• _ABOUT THIS TASK_: Please copy the lines below exactly, from the first one through the line showing "L13 | leaf | 6".

• _THE DATA_:
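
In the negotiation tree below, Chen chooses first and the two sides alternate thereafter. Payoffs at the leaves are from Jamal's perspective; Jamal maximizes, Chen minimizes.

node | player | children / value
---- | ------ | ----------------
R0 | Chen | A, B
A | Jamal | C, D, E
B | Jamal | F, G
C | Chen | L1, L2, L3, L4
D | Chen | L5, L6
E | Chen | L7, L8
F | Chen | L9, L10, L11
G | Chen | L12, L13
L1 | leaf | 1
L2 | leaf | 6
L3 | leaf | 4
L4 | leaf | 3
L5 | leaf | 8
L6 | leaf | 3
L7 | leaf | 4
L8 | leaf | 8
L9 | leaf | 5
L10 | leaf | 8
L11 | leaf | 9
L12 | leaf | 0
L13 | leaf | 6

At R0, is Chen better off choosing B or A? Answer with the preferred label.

F (Chen): min(5, 8, 9) = 5
G (Chen): min(0, 6) = 0
B (Jamal): max(5, 0) = 5
C (Chen): min(1, 6, 4, 3) = 1
D (Chen): min(8, 3) = 3
E (Chen): min(4, 8) = 4
A (Jamal): max(1, 3, 4) = 4
Chen prefers the lower value; B=5, A=4. A is better since 4 < 5.

A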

• _OUTPUT FOR THIS TASK_:
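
In the negotiation tree below, Chen chooses first and the two sides alternate thereafter. Payoffs at the leaves are from Jamal's perspective; Jamal maximizes, Chen minimizes.

node | player | children / value
---- | ------ | ----------------
R0 | Chen | A, B
A | Jamal | C, D, E
B | Jamal | F, G
C | Chen | L1, L2, L3, L4
D | Chen | L5, L6
E | Chen | L7, L8
F | Chen | L9, L10, L11
G | Chen | L12, L13
L1 | leaf | 1
L2 | leaf | 6
L3 | leaf | 4
L4 | leaf | 3
L5 | leaf | 8
L6 | leaf | 3
L7 | leaf | 4
L8 | leaf | 8
L9 | leaf | 5
L10 | leaf | 8
L11 | leaf | 9
L12 | leaf | 0
L13 | leaf | 6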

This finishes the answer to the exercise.